Goal of the exercise: Take the data below and repeat it exactly.

Provided entries:
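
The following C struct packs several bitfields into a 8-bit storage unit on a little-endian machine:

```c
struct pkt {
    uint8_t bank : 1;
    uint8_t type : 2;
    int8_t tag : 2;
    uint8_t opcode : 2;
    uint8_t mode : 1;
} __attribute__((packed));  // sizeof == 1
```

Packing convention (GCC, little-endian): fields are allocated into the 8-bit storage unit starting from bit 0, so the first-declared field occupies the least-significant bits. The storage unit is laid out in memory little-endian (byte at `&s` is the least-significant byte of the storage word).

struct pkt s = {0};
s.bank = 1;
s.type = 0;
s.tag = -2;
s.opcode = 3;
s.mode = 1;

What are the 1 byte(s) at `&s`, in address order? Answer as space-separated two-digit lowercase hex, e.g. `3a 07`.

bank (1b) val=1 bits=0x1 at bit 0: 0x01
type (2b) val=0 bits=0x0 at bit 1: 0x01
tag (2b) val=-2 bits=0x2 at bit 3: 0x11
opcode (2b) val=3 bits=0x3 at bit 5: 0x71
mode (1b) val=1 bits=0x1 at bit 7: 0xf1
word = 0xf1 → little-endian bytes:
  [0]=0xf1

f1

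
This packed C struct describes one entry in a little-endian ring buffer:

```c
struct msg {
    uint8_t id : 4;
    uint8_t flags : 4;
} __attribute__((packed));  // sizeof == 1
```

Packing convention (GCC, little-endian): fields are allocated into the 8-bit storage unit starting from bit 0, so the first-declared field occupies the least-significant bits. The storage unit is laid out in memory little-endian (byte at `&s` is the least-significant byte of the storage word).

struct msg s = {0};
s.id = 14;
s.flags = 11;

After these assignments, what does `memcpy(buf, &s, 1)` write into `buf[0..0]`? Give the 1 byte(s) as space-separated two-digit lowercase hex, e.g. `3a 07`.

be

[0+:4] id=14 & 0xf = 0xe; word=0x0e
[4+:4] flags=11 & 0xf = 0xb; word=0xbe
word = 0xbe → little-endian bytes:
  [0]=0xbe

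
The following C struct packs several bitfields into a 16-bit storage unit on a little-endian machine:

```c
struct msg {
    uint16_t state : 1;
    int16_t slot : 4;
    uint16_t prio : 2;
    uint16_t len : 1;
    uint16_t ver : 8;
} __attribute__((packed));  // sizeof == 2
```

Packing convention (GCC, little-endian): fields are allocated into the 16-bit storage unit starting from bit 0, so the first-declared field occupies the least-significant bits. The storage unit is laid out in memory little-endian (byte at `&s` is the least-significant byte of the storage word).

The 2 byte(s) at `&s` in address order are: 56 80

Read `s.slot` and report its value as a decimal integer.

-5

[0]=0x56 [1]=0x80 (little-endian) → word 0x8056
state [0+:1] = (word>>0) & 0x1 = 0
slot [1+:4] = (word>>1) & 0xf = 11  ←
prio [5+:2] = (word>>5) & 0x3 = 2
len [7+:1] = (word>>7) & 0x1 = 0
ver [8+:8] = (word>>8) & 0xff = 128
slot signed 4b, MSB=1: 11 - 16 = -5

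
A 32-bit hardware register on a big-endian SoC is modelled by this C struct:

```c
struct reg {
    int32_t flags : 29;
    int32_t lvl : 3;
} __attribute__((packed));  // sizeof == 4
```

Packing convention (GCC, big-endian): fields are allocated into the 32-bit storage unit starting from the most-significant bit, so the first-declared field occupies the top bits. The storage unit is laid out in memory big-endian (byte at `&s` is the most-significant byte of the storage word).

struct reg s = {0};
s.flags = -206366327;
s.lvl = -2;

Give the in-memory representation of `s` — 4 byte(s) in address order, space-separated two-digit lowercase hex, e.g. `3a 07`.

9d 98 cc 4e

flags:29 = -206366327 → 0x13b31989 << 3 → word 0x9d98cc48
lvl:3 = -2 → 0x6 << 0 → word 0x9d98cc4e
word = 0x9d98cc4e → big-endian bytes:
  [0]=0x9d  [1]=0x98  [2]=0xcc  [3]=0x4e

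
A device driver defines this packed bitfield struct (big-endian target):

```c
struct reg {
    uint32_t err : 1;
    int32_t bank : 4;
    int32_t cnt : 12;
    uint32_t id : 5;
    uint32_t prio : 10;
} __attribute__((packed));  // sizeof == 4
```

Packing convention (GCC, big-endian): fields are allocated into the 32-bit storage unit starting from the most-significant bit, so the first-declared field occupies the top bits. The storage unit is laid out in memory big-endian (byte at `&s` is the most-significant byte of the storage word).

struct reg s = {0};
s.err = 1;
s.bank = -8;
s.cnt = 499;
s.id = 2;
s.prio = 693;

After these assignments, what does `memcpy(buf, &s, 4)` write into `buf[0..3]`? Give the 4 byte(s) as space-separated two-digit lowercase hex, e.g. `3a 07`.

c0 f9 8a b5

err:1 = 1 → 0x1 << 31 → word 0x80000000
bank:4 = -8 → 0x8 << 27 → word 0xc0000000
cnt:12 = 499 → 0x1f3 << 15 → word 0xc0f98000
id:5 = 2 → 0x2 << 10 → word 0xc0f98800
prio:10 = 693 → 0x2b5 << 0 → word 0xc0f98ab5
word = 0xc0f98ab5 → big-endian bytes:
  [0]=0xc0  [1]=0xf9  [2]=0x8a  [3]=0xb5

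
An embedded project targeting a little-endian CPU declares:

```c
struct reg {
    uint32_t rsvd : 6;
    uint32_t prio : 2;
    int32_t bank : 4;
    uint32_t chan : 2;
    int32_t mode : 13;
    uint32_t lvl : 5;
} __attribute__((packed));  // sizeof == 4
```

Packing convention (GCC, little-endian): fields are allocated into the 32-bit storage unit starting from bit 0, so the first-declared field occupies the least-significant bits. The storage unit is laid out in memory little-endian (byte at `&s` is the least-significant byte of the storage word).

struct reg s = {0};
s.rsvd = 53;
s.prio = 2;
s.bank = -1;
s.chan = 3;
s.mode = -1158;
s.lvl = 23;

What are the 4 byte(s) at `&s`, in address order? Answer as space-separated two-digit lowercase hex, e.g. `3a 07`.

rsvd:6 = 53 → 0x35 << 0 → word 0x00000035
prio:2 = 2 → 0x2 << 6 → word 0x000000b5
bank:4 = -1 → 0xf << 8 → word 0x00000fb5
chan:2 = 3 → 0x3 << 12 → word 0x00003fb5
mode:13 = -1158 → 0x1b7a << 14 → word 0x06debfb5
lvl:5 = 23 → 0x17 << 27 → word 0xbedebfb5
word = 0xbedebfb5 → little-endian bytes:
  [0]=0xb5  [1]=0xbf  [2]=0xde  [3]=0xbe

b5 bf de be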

Solution:
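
The following C struct packs several bitfields into a 8-bit storage unit on a little-endian machine:

```c
struct pkt {
    uint8_t bank : 1;
    uint8_t type : 2;
    int8_t tag : 2;
    uint8_t opcode : 2;
    uint8_t mode : 1;
} __attribute__((packed));  // sizeof == 1
```

Packing convention (GCC, little-endian): fields are allocated into the 8-bit storage unit starting from bit 0, so the first-declared field occupies the least-significant bits. The storage unit is laid out in memory little-endian (byte at `&s` is the least-significant byte of the storage word).

struct pkt s = {0};
s.bank = 1;
s.type = 0;
s.tag = -2;
s.opcode = 3;
s.mode = 1;

What are the 1 byte(s) at `&s`, in address order? Answer as space-separated two-digit lowercase hex, e.g. `3a 07`.

bank (1b) val=1 bits=0x1 at bit 0: 0x01
type (2b) val=0 bits=0x0 at bit 1: 0x01
tag (2b) val=-2 bits=0x2 at bit 3: 0x11
opcode (2b) val=3 bits=0x3 at bit 5: 0x71
mode (1b) val=1 bits=0x1 at bit 7: 0xf1
word = 0xf1 → little-endian bytes:
  [0]=0xf1

f1

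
This packed C struct describes one entry in a little-endian ring buffer:

```c
struct msg {
    uint8_t id : 4;
    uint8_t flags : 4;
} __attribute__((packed));  // sizeof == 1
```

Packing convention (GCC, little-endian): fields are allocated into the 8-bit storage unit starting from bit 0, so the first-declared field occupies the least-significant bits. The storage unit is laid out in memory little-endian (byte at `&s` is the least-significant byte of the storage word).

struct msg s = {0};
s.id = 14;
s.flags = 11;

After these assignments, what does `memcpy(buf, &s, 1)` write into `buf[0..0]`? Give the 1 byte(s) as space-separated two-digit lowercase hex, e.g. `3a 07`.

be

[0+:4] id=14 & 0xf = 0xe; word=0x0e
[4+:4] flags=11 & 0xf = 0xb; word=0xbe
word = 0xbe → little-endian bytes:
  [0]=0xbe

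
The following C struct packs several bitfields into a 16-bit storage unit on a little-endian machine:

```c
struct msg {
    uint16_t state : 1;
    int16_t slot : 4;
    uint16_t prio : 2;
    uint16_t len : 1;
    uint16_t ver : 8;
} __attribute__((packed));  // sizeof == 2
```

Packing convention (GCC, little-endian): fields are allocated into the 16-bit storage unit starting from bit 0, so the first-declared field occupies the least-significant bits. The storage unit is laid out in memory little-endian (byte at `&s` is the least-significant byte of the storage word).

The 2 byte(s) at `&s` in address order are: 56 80

Read `s.slot` and report its value as a decimal integer.

-5

[0]=0x56 [1]=0x80 (little-endian) → word 0x8056
state [0+:1] = (word>>0) & 0x1 = 0
slot [1+:4] = (word>>1) & 0xf = 11  ←
prio [5+:2] = (word>>5) & 0x3 = 2
len [7+:1] = (word>>7) & 0x1 = 0
ver [8+:8] = (word>>8) & 0xff = 128
slot signed 4b, MSB=1: 11 - 16 = -5

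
A 32-bit hardware register on a big-endian SoC is modelled by this C struct:

```c
struct reg {
    int32_t flags : 29;
    int32_t lvl : 3;
} __attribute__((packed));  // sizeof == 4
```

Packing convention (GCC, big-endian): fields are allocated into the 32-bit storage unit starting from the most-significant bit, so the first-declared field occupies the top bits. The storage unit is laid out in memory big-endian (byte at `&s` is the most-significant byte of the storage word).

struct reg s = {0};
s.flags = -206366327;
s.lvl = -2;

Give the in-memory representation of `s` — 4 byte(s) in address order, space-separated two-digit lowercase hex, e.g. `3a 07`.

9d 98 cc 4e

flags:29 = -206366327 → 0x13b31989 << 3 → word 0x9d98cc48
lvl:3 = -2 → 0x6 << 0 → word 0x9d98cc4e
word = 0x9d98cc4e → big-endian bytes:
  [0]=0x9d  [1]=0x98  [2]=0xcc  [3]=0x4e

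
A device driver defines this packed bitfield struct (big-endian target):

```c
struct reg {
    uint32_t err : 1;
    int32_t bank : 4;
    int32_t cnt : 12;
    uint32_t id : 5;
    uint32_t prio : 10;
} __attribute__((packed));  // sizeof == 4
```

Packing convention (GCC, big-endian): fields are allocated into the 32-bit storage unit starting from the most-significant bit, so the first-declared field occupies the top bits. The storage unit is laid out in memory big-endian (byte at `&s` is the most-significant byte of the storage word).

struct reg s = {0};
s.err = 1;
s.bank = -8;
s.cnt = 499;
s.id = 2;
s.prio = 693;

After these assignments, what does `memcpy(buf, &s, 4)` write into `buf[0..3]`? Give the 4 byte(s) as space-separated two-digit lowercase hex, e.g. `3a 07`.

c0 f9 8a b5

err:1 = 1 → 0x1 << 31 → word 0x80000000
bank:4 = -8 → 0x8 << 27 → word 0xc0000000
cnt:12 = 499 → 0x1f3 << 15 → word 0xc0f98000
id:5 = 2 → 0x2 << 10 → word 0xc0f98800
prio:10 = 693 → 0x2b5 << 0 → word 0xc0f98ab5
word = 0xc0f98ab5 → big-endian bytes:
  [0]=0xc0  [1]=0xf9  [2]=0x8a  [3]=0xb5

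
An embedded project targeting a little-endian CPU declares:

```c
struct reg {
    uint32_t rsvd : 6;
    uint32_t prio : 2;
    int32_t bank : 4;
    uint32_t chan : 2;
    int32_t mode : 13;
    uint32_t lvl : 5;
} __attribute__((packed));  // sizeof == 4
```

Packing convention (GCC, little-endian): fields are allocated into the 32-bit storage unit starting from bit 0, so the first-declared field occupies the least-significant bits. The storage unit is laid out in memory little-endian (byte at `&s` is the least-significant byte of the storage word).

struct reg s = {0};
s.rsvd = 53;
s.prio = 2;
s.bank = -1;
s.chan = 3;
s.mode = -1158;
s.lvl = 23;

What are the 4 byte(s) at `&s`, in address order? Answer as space-separated two-digit lowercase hex, e.g. `3a 07`.

rsvd:6 = 53 → 0x35 << 0 → word 0x00000035
prio:2 = 2 → 0x2 << 6 → word 0x000000b5
bank:4 = -1 → 0xf << 8 → word 0x00000fb5
chan:2 = 3 → 0x3 << 12 → word 0x00003fb5
mode:13 = -1158 → 0x1b7a << 14 → word 0x06debfb5
lvl:5 = 23 → 0x17 << 27 → word 0xbedebfb5
word = 0xbedebfb5 → little-endian bytes:
  [0]=0xb5  [1]=0xbf  [2]=0xde  [3]=0xbe

b5 bf de be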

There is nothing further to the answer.